Exercise:
Look through the listing below and write out exactly the lines from the line with "2. rise 24 mm" to the line with "1. rise 7 mm", both included, and no others.

Records for this task:
*** Block opens ***

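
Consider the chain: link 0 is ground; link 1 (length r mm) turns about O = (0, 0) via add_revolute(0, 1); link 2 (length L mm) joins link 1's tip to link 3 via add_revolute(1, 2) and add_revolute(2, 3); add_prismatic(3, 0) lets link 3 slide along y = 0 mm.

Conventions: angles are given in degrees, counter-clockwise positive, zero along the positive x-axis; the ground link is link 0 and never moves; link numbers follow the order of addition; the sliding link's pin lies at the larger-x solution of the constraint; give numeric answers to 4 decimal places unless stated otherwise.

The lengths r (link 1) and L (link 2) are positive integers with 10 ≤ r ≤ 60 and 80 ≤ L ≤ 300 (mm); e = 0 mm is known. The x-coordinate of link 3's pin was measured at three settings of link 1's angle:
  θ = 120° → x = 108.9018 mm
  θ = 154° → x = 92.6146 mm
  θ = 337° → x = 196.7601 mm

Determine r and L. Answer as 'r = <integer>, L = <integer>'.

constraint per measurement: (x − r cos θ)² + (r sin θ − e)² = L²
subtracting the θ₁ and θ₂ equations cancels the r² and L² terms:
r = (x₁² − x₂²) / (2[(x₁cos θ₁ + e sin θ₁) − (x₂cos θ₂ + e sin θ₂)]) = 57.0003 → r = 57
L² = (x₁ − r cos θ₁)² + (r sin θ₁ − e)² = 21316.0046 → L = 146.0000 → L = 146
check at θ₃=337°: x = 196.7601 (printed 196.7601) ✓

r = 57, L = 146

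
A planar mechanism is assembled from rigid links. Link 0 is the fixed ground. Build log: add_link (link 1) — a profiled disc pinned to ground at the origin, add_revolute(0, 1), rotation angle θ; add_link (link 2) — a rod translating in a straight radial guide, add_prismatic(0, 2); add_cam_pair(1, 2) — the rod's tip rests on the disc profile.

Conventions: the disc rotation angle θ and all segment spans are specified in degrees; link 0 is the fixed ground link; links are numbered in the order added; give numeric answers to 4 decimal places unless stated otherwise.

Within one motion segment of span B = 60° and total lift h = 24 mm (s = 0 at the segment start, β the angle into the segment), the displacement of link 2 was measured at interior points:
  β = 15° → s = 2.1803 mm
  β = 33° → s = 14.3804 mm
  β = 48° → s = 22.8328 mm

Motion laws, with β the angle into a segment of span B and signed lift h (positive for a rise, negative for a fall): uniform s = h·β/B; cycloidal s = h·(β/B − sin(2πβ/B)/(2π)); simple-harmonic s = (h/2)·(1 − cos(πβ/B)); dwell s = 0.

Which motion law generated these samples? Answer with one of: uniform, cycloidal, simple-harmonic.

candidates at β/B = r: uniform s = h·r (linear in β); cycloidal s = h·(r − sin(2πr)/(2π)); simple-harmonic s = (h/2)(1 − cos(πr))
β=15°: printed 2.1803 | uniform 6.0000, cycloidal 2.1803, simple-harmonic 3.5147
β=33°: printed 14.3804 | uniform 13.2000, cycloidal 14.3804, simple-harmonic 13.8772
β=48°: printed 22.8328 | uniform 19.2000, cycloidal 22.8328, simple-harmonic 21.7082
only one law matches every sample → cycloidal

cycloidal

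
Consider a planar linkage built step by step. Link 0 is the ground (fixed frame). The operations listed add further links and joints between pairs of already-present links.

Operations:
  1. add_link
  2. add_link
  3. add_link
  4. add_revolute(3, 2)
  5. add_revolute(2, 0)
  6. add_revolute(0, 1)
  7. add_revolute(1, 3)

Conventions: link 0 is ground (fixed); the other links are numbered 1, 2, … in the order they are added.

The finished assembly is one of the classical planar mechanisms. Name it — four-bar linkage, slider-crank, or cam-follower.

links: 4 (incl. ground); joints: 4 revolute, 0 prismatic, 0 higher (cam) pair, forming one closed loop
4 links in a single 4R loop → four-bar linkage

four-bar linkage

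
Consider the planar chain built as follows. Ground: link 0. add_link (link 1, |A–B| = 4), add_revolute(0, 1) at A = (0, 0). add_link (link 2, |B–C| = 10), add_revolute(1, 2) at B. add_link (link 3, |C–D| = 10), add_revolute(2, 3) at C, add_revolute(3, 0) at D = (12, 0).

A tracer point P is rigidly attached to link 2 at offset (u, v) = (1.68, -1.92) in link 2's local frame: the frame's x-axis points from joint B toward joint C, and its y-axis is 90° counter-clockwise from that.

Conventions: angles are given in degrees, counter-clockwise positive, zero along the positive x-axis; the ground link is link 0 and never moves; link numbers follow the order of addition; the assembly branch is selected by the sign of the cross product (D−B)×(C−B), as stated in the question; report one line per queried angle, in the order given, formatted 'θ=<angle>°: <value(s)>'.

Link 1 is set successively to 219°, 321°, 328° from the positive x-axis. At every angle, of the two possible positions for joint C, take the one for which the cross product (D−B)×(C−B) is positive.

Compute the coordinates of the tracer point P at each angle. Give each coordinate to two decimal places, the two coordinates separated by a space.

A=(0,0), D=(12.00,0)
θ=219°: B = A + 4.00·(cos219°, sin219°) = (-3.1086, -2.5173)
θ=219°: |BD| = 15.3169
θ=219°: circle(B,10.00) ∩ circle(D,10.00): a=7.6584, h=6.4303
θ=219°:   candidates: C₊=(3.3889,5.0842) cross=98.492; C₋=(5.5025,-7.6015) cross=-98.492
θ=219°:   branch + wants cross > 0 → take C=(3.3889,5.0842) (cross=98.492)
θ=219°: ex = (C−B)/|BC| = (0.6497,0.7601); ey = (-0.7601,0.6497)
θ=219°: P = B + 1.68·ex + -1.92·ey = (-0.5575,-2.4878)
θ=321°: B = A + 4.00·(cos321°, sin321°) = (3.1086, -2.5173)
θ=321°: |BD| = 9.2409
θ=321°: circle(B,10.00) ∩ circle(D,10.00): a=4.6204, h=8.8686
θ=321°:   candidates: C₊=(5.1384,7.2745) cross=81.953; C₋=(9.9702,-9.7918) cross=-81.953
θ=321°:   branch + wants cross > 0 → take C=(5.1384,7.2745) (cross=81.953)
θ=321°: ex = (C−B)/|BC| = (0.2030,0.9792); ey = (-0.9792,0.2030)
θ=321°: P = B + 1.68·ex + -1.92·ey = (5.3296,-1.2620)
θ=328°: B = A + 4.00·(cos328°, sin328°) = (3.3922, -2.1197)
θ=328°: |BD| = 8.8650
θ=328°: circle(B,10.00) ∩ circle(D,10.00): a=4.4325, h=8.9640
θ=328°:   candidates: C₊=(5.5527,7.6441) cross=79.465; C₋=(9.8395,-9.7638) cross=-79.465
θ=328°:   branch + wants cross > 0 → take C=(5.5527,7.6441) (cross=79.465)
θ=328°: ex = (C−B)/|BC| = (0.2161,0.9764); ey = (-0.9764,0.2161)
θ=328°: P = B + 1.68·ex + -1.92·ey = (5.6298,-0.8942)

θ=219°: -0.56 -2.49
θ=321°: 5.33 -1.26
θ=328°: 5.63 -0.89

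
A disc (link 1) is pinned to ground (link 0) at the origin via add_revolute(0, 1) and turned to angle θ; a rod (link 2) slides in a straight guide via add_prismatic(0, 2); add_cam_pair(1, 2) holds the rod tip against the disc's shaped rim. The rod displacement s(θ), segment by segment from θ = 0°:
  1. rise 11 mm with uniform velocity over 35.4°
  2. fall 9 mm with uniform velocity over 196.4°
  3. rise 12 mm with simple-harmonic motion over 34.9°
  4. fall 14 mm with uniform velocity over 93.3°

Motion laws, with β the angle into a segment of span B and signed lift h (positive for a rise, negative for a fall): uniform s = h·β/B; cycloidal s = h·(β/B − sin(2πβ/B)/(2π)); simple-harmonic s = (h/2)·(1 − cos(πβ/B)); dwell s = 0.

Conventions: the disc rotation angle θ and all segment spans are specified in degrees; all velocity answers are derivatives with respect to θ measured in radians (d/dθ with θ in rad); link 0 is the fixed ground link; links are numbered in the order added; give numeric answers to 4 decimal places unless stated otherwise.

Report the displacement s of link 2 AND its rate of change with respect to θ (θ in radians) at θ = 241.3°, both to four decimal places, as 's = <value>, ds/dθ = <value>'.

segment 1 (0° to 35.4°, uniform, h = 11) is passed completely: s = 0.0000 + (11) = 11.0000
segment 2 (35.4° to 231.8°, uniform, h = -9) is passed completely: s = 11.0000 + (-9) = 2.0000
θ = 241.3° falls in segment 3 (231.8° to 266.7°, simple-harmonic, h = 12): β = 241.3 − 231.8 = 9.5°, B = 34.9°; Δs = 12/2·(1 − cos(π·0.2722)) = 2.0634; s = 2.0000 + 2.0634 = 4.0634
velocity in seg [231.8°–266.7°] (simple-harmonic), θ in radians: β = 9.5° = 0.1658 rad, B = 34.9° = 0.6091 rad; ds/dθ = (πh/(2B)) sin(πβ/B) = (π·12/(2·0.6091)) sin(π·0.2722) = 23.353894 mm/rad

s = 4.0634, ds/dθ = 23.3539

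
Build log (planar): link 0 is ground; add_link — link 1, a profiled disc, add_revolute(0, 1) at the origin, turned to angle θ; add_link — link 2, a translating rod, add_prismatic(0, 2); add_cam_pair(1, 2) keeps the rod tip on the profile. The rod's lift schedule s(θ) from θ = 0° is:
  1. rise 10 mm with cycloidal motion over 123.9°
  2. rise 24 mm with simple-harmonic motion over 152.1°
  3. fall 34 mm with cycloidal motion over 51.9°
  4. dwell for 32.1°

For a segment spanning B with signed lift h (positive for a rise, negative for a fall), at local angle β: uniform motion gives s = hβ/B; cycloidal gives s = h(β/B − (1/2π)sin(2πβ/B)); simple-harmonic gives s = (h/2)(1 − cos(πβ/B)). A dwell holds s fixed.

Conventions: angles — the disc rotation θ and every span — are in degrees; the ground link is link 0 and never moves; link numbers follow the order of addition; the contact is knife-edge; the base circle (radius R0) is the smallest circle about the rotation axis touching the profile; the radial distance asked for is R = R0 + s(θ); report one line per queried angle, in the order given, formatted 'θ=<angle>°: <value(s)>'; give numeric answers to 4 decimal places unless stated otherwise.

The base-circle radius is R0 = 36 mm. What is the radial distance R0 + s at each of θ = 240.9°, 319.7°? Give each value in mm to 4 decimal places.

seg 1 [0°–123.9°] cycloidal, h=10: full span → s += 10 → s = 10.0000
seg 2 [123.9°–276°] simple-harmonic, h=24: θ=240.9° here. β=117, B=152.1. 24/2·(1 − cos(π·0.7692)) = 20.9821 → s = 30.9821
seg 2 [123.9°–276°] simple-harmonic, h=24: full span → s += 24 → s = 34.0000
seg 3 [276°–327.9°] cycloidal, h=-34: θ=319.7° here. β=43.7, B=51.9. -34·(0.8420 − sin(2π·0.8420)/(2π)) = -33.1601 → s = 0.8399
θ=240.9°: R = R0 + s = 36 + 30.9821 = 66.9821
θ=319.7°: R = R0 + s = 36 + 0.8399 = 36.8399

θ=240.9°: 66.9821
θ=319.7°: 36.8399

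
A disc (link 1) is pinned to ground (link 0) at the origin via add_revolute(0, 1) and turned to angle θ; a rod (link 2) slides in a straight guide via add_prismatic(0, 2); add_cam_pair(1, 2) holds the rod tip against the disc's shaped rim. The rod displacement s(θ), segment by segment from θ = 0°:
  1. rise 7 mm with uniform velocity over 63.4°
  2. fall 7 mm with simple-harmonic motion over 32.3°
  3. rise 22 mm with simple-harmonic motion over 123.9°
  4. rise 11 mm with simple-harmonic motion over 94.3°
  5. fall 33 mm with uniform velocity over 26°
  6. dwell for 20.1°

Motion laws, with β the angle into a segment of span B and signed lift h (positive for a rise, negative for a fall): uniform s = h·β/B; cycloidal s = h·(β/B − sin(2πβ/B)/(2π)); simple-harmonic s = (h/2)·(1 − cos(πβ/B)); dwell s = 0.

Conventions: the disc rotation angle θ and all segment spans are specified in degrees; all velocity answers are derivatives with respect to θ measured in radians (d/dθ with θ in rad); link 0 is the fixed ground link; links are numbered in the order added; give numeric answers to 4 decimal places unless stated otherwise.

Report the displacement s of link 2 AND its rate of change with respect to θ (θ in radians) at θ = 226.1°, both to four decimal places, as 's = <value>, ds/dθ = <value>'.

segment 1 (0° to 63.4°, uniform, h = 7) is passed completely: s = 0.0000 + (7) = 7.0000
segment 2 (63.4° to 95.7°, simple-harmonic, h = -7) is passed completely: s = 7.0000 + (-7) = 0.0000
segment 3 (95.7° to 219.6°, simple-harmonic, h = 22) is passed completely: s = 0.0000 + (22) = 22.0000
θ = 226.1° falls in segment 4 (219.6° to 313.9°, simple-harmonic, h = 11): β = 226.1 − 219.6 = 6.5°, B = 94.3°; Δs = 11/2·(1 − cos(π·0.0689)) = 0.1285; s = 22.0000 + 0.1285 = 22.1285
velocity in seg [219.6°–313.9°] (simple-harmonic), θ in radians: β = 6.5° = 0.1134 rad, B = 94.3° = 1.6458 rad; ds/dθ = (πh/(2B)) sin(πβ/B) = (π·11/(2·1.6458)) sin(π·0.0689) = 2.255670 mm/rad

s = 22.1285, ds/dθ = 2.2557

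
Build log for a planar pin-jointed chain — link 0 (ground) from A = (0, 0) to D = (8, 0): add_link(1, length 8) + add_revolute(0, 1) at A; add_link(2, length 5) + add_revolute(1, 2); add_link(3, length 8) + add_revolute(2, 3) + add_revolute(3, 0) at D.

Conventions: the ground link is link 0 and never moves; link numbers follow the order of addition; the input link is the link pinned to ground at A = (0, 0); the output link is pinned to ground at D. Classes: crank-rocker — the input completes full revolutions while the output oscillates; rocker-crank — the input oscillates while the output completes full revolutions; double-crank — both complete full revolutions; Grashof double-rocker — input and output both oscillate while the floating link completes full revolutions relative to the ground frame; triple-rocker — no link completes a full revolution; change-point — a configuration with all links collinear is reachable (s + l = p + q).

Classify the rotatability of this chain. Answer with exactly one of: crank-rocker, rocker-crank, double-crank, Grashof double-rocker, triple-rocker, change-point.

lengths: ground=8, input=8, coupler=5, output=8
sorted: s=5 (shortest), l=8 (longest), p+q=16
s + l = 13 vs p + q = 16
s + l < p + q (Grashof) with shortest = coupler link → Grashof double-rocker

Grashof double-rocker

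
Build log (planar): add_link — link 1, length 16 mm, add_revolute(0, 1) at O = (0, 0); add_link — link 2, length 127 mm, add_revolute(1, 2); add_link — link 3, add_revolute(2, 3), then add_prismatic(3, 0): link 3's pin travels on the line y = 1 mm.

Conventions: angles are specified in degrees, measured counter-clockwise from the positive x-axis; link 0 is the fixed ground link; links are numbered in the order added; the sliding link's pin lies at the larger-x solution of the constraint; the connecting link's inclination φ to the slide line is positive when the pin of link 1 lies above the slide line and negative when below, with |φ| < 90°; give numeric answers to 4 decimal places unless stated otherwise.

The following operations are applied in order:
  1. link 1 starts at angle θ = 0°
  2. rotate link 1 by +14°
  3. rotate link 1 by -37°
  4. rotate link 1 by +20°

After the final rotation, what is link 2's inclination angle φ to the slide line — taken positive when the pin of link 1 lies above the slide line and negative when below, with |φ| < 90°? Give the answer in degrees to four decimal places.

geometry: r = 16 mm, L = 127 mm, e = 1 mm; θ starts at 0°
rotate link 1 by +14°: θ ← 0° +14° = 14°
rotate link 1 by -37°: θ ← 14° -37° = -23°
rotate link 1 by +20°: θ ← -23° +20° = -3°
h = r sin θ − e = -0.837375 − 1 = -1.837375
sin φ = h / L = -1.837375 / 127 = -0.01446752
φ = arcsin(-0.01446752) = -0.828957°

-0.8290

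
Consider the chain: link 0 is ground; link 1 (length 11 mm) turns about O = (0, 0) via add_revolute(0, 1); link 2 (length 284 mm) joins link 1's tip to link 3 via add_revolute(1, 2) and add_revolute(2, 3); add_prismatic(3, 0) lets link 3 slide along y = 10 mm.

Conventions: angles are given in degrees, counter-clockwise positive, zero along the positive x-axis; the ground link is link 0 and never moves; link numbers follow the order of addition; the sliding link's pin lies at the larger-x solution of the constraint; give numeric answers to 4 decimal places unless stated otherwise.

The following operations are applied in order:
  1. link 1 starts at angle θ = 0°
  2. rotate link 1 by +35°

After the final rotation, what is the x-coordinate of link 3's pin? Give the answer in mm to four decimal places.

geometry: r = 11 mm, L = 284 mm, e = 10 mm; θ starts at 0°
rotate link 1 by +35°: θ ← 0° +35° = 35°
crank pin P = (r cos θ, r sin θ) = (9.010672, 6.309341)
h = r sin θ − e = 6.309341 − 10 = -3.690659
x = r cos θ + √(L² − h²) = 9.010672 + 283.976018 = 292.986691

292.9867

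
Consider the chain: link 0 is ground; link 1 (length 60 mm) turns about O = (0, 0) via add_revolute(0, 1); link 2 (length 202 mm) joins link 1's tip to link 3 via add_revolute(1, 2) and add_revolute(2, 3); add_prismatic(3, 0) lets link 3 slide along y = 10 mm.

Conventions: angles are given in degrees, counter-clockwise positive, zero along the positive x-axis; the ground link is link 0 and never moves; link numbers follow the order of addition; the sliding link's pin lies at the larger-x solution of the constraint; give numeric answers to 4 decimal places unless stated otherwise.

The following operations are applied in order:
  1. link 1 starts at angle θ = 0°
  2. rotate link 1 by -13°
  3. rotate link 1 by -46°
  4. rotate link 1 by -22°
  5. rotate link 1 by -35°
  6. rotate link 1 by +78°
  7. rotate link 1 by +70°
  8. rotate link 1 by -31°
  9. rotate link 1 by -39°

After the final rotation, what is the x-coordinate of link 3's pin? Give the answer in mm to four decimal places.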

*** Block closes ***

Solution to the exercise:
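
  2. rise 24 mm with simple-harmonic motion over 152.1°
  3. fall 34 mm with cycloidal motion over 51.9°
  4. dwell for 32.1°

For a segment spanning B with signed lift h (positive for a rise, negative for a fall), at local angle β: uniform motion gives s = hβ/B; cycloidal gives s = h(β/B − (1/2π)sin(2πβ/B)); simple-harmonic gives s = (h/2)(1 − cos(πβ/B)). A dwell holds s fixed.

Conventions: angles — the disc rotation θ and every span — are in degrees; the ground link is link 0 and never moves; link numbers follow the order of addition; the contact is knife-edge; the base circle (radius R0) is the smallest circle about the rotation axis touching the profile; the radial distance asked for is R = R0 + s(θ); report one line per queried angle, in the order given, formatted 'θ=<angle>°: <value(s)>'; give numeric answers to 4 decimal places unless stated otherwise.

The base-circle radius is R0 = 36 mm. What is the radial distance R0 + s at each of θ = 240.9°, 319.7°? Give each value in mm to 4 decimal places.

seg 1 [0°–123.9°] cycloidal, h=10: full span → s += 10 → s = 10.0000
seg 2 [123.9°–276°] simple-harmonic, h=24: θ=240.9° here. β=117, B=152.1. 24/2·(1 − cos(π·0.7692)) = 20.9821 → s = 30.9821
seg 2 [123.9°–276°] simple-harmonic, h=24: full span → s += 24 → s = 34.0000
seg 3 [276°–327.9°] cycloidal, h=-34: θ=319.7° here. β=43.7, B=51.9. -34·(0.8420 − sin(2π·0.8420)/(2π)) = -33.1601 → s = 0.8399
θ=240.9°: R = R0 + s = 36 + 30.9821 = 66.9821
θ=319.7°: R = R0 + s = 36 + 0.8399 = 36.8399

θ=240.9°: 66.9821
θ=319.7°: 36.8399

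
A disc (link 1) is pinned to ground (link 0) at the origin via add_revolute(0, 1) and turned to angle θ; a rod (link 2) slides in a straight guide via add_prismatic(0, 2); add_cam_pair(1, 2) holds the rod tip against the disc's shaped rim. The rod displacement s(θ), segment by segment from θ = 0°:
  1. rise 7 mm with uniform velocity over 63.4°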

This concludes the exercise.